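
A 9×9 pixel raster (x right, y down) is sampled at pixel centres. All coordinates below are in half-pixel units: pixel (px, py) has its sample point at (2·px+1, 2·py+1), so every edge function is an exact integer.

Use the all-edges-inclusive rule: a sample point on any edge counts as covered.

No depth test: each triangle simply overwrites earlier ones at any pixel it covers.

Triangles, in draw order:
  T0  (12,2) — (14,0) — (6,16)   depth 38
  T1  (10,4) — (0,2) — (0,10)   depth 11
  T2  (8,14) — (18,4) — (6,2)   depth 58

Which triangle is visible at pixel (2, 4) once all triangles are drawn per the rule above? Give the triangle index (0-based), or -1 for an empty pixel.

T0:
  2·area = 16
  edge (12, 2)→(14, 0): d=(2,-2) inclusive
  edge (14, 0)→(6, 16): d=(-8,16) inclusive
  edge (6, 16)→(12, 2): d=(6,-14) inclusive
    (6,0)@(13, 1): e=[0,8,8] → █  [on edge]
    (7,0)@(15, 1): e=[4,-24,36] → ·
    (5,1)@(11, 3): e=[0,24,-8] → ·  [on edge]
    (6,1)@(13, 3): e=[4,-8,20] → ·
    (4,2)@(9, 5): e=[0,40,-24] → ·  [on edge]
    (5,2)@(11, 5): e=[4,8,4] → █
    (6,2)@(13, 5): e=[8,-24,32] → ·
    (3,3)@(7, 7): e=[0,56,-40] → ·  [on edge]
    (5,3)@(11, 7): e=[8,-8,16] → ·
    (2,4)@(5, 9): e=[0,72,-56] → ·  [on edge]
    (4,4)@(9, 9): e=[8,8,0] → █  [on edge]
    (5,4)@(11, 9): e=[12,-24,28] → ·
    (1,5)@(3, 11): e=[0,88,-72] → ·  [on edge]
    (0,6)@(1, 13): e=[0,104,-88] → ·  [on edge]
  covered (3 px):
    · · · · · · █ · ·
    · · · · · · · · ·
    · · · · · █ · · ·
    · · · · · · · · ·
    · · · · █ · · · ·
    · · · · · · · · ·
    · · · · · · · · ·
    · · · · · · · · ·
    · · · · · · · · ·
T1:
  2·area = 80  (B↔C swapped to make it positive)
  edge (10, 4)→(0, 10): d=(-10,6) inclusive
  edge (0, 10)→(0, 2): d=(0,-8) inclusive
  edge (0, 2)→(10, 4): d=(10,2) inclusive
    (7,0)@(15, 1): e=[0,120,-40] → ·  [on edge]
    (0,1)@(1, 3): e=[64,8,8] → █
    (1,1)@(3, 3): e=[52,24,4] → █
    (2,1)@(5, 3): e=[40,40,0] → █  [on edge]
    (3,1)@(7, 3): e=[28,56,-4] → ·
    (0,2)@(1, 5): e=[44,8,28] → █
    (3,2)@(7, 5): e=[8,56,16] → █
    (4,2)@(9, 5): e=[-4,72,12] → ·
    (7,2)@(15, 5): e=[-40,120,0] → ·  [on edge]
    (0,3)@(1, 7): e=[24,8,48] → █
    (2,3)@(5, 7): e=[0,40,40] → █  [on edge]
    (3,3)@(7, 7): e=[-12,56,36] → ·
  covered (11 px):
    · · · · · · · · ·
    █ █ █ · · · · · ·
    █ █ █ █ · · · · ·
    █ █ █ · · · · · ·
    █ · · · · · · · ·
    · · · · · · · · ·
    · · · · · · · · ·
    · · · · · · · · ·
    · · · · · · · · ·
T2:
  2·area = 140  (B↔C swapped to make it positive)
  edge (8, 14)→(6, 2): d=(-2,-12) inclusive
  edge (6, 2)→(18, 4): d=(12,2) inclusive
  edge (18, 4)→(8, 14): d=(-10,10) inclusive
    (3,1)@(7, 3): e=[10,10,120] → █
    (4,1)@(9, 3): e=[34,6,100] → █
    (5,1)@(11, 3): e=[58,2,80] → █
    (6,1)@(13, 3): e=[82,-2,60] → ·
    (3,2)@(7, 5): e=[6,34,100] → █
    (6,2)@(13, 5): e=[78,22,40] → █
    (7,2)@(15, 5): e=[102,18,20] → █
    (8,2)@(17, 5): e=[126,14,0] → █  [on edge]
    (3,3)@(7, 7): e=[2,58,80] → █
    (7,3)@(15, 7): e=[98,42,0] → █  [on edge]
    (8,3)@(17, 7): e=[122,38,-20] → ·
    (3,4)@(7, 9): e=[-2,82,60] → ·
    (6,4)@(13, 9): e=[70,70,0] → █  [on edge]
    (5,5)@(11, 11): e=[42,98,0] → █  [on edge]
    (4,6)@(9, 13): e=[14,126,0] → █  [on edge]
    (3,7)@(7, 15): e=[-14,154,0] → ·  [on edge]
    (2,8)@(5, 17): e=[-42,182,0] → ·  [on edge]
  covered (20 px):
    · · · · · · · · ·
    · · · █ █ █ · · ·
    · · · █ █ █ █ █ █
    · · · █ █ █ █ █ ·
    · · · · █ █ █ · ·
    · · · · █ █ · · ·
    · · · · █ · · · ·
    · · · · · · · · ·
    · · · · · · · · ·

Z-buffer (winner per pixel, '.' = empty):
  . . . . . . 0 . .
  1 1 1 2 2 2 . . .
  1 1 1 2 2 2 2 2 2
  1 1 1 2 2 2 2 2 .
  1 . . . 2 2 2 . .
  . . . . 2 2 . . .
  . . . . 2 . . . .
  . . . . . . . . .
  . . . . . . . . .

Answer: -1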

*WHAT IS EXPECTED:*
Each record should be returned precisely as written.

*ANSWER BOX:*
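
A 9×9 pixel raster (x right, y down) is sampled at pixel centres. All coordinates below are in half-pixel units: pixel (px, py) has its sample point at (2·px+1, 2·py+1), so every edge function is an exact integer.

Use the all-edges-inclusive rule: a sample point on any edge counts as covered.

No depth test: each triangle simply overwrites earlier ones at any pixel it covers.

Triangles, in draw order:
  T0  (12,2) — (14,0) — (6,16)   depth 38
  T1  (10,4) — (0,2) — (0,10)   depth 11
  T2  (8,14) — (18,4) — (6,2)   depth 58

Which triangle is visible at pixel (2, 4) once all triangles are drawn per the rule above? Give the triangle index (0-based), or -1 for an empty pixel.

T0:
  2·area = 16
  edge (12, 2)→(14, 0): d=(2,-2) inclusive
  edge (14, 0)→(6, 16): d=(-8,16) inclusive
  edge (6, 16)→(12, 2): d=(6,-14) inclusive
    (6,0)@(13, 1): e=[0,8,8] → █  [on edge]
    (7,0)@(15, 1): e=[4,-24,36] → ·
    (5,1)@(11, 3): e=[0,24,-8] → ·  [on edge]
    (6,1)@(13, 3): e=[4,-8,20] → ·
    (4,2)@(9, 5): e=[0,40,-24] → ·  [on edge]
    (5,2)@(11, 5): e=[4,8,4] → █
    (6,2)@(13, 5): e=[8,-24,32] → ·
    (3,3)@(7, 7): e=[0,56,-40] → ·  [on edge]
    (5,3)@(11, 7): e=[8,-8,16] → ·
    (2,4)@(5, 9): e=[0,72,-56] → ·  [on edge]
    (4,4)@(9, 9): e=[8,8,0] → █  [on edge]
    (5,4)@(11, 9): e=[12,-24,28] → ·
    (1,5)@(3, 11): e=[0,88,-72] → ·  [on edge]
    (0,6)@(1, 13): e=[0,104,-88] → ·  [on edge]
  covered (3 px):
    · · · · · · █ · ·
    · · · · · · · · ·
    · · · · · █ · · ·
    · · · · · · · · ·
    · · · · █ · · · ·
    · · · · · · · · ·
    · · · · · · · · ·
    · · · · · · · · ·
    · · · · · · · · ·
T1:
  2·area = 80  (B↔C swapped to make it positive)
  edge (10, 4)→(0, 10): d=(-10,6) inclusive
  edge (0, 10)→(0, 2): d=(0,-8) inclusive
  edge (0, 2)→(10, 4): d=(10,2) inclusive
    (7,0)@(15, 1): e=[0,120,-40] → ·  [on edge]
    (0,1)@(1, 3): e=[64,8,8] → █
    (1,1)@(3, 3): e=[52,24,4] → █
    (2,1)@(5, 3): e=[40,40,0] → █  [on edge]
    (3,1)@(7, 3): e=[28,56,-4] → ·
    (0,2)@(1, 5): e=[44,8,28] → █
    (3,2)@(7, 5): e=[8,56,16] → █
    (4,2)@(9, 5): e=[-4,72,12] → ·
    (7,2)@(15, 5): e=[-40,120,0] → ·  [on edge]
    (0,3)@(1, 7): e=[24,8,48] → █
    (2,3)@(5, 7): e=[0,40,40] → █  [on edge]
    (3,3)@(7, 7): e=[-12,56,36] → ·
  covered (11 px):
    · · · · · · · · ·
    █ █ █ · · · · · ·
    █ █ █ █ · · · · ·
    █ █ █ · · · · · ·
    █ · · · · · · · ·
    · · · · · · · · ·
    · · · · · · · · ·
    · · · · · · · · ·
    · · · · · · · · ·
T2:
  2·area = 140  (B↔C swapped to make it positive)
  edge (8, 14)→(6, 2): d=(-2,-12) inclusive
  edge (6, 2)→(18, 4): d=(12,2) inclusive
  edge (18, 4)→(8, 14): d=(-10,10) inclusive
    (3,1)@(7, 3): e=[10,10,120] → █
    (4,1)@(9, 3): e=[34,6,100] → █
    (5,1)@(11, 3): e=[58,2,80] → █
    (6,1)@(13, 3): e=[82,-2,60] → ·
    (3,2)@(7, 5): e=[6,34,100] → █
    (6,2)@(13, 5): e=[78,22,40] → █
    (7,2)@(15, 5): e=[102,18,20] → █
    (8,2)@(17, 5): e=[126,14,0] → █  [on edge]
    (3,3)@(7, 7): e=[2,58,80] → █
    (7,3)@(15, 7): e=[98,42,0] → █  [on edge]
    (8,3)@(17, 7): e=[122,38,-20] → ·
    (3,4)@(7, 9): e=[-2,82,60] → ·
    (6,4)@(13, 9): e=[70,70,0] → █  [on edge]
    (5,5)@(11, 11): e=[42,98,0] → █  [on edge]
    (4,6)@(9, 13): e=[14,126,0] → █  [on edge]
    (3,7)@(7, 15): e=[-14,154,0] → ·  [on edge]
    (2,8)@(5, 17): e=[-42,182,0] → ·  [on edge]
  covered (20 px):
    · · · · · · · · ·
    · · · █ █ █ · · ·
    · · · █ █ █ █ █ █
    · · · █ █ █ █ █ ·
    · · · · █ █ █ · ·
    · · · · █ █ · · ·
    · · · · █ · · · ·
    · · · · · · · · ·
    · · · · · · · · ·

Z-buffer (winner per pixel, '.' = empty):
  . . . . . . 0 . .
  1 1 1 2 2 2 . . .
  1 1 1 2 2 2 2 2 2
  1 1 1 2 2 2 2 2 .
  1 . . . 2 2 2 . .
  . . . . 2 2 . . .
  . . . . 2 . . . .
  . . . . . . . . .
  . . . . . . . . .

Answer: -1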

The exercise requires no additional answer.